Exactly as they stand, write out all of the entries again.

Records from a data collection
::::
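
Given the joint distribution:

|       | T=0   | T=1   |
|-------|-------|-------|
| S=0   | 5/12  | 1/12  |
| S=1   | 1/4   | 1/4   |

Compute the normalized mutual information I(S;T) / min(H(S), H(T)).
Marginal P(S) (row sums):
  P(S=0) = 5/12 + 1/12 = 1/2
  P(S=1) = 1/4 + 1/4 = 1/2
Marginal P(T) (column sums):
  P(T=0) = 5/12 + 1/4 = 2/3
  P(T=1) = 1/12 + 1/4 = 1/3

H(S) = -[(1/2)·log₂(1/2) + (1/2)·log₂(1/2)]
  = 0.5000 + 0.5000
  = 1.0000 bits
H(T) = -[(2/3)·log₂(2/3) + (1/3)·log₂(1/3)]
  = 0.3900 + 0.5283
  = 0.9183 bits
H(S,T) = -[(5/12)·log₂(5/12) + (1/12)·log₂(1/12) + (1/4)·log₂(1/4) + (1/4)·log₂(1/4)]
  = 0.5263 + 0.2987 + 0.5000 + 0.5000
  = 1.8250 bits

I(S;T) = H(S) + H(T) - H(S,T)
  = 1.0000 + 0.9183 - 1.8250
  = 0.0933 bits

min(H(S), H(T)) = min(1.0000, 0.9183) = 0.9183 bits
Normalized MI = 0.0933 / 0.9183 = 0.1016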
::::
Answer to the problem –
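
Given the joint distribution:

|       | T=0   | T=1   |
|-------|-------|-------|
| S=0   | 5/12  | 1/12  |
| S=1   | 1/4   | 1/4   |

Compute the normalized mutual information I(S;T) / min(H(S), H(T)).
Marginal P(S) (row sums):
  P(S=0) = 5/12 + 1/12 = 1/2
  P(S=1) = 1/4 + 1/4 = 1/2
Marginal P(T) (column sums):
  P(T=0) = 5/12 + 1/4 = 2/3
  P(T=1) = 1/12 + 1/4 = 1/3

H(S) = -[(1/2)·log₂(1/2) + (1/2)·log₂(1/2)]
  = 0.5000 + 0.5000
  = 1.0000 bits
H(T) = -[(2/3)·log₂(2/3) + (1/3)·log₂(1/3)]
  = 0.3900 + 0.5283
  = 0.9183 bits
H(S,T) = -[(5/12)·log₂(5/12) + (1/12)·log₂(1/12) + (1/4)·log₂(1/4) + (1/4)·log₂(1/4)]
  = 0.5263 + 0.2987 + 0.5000 + 0.5000
  = 1.8250 bits

I(S;T) = H(S) + H(T) - H(S,T)
  = 1.0000 + 0.9183 - 1.8250
  = 0.0933 bits

min(H(S), H(T)) = min(1.0000, 0.9183) = 0.9183 bits
Normalized MI = 0.0933 / 0.9183 = 0.1016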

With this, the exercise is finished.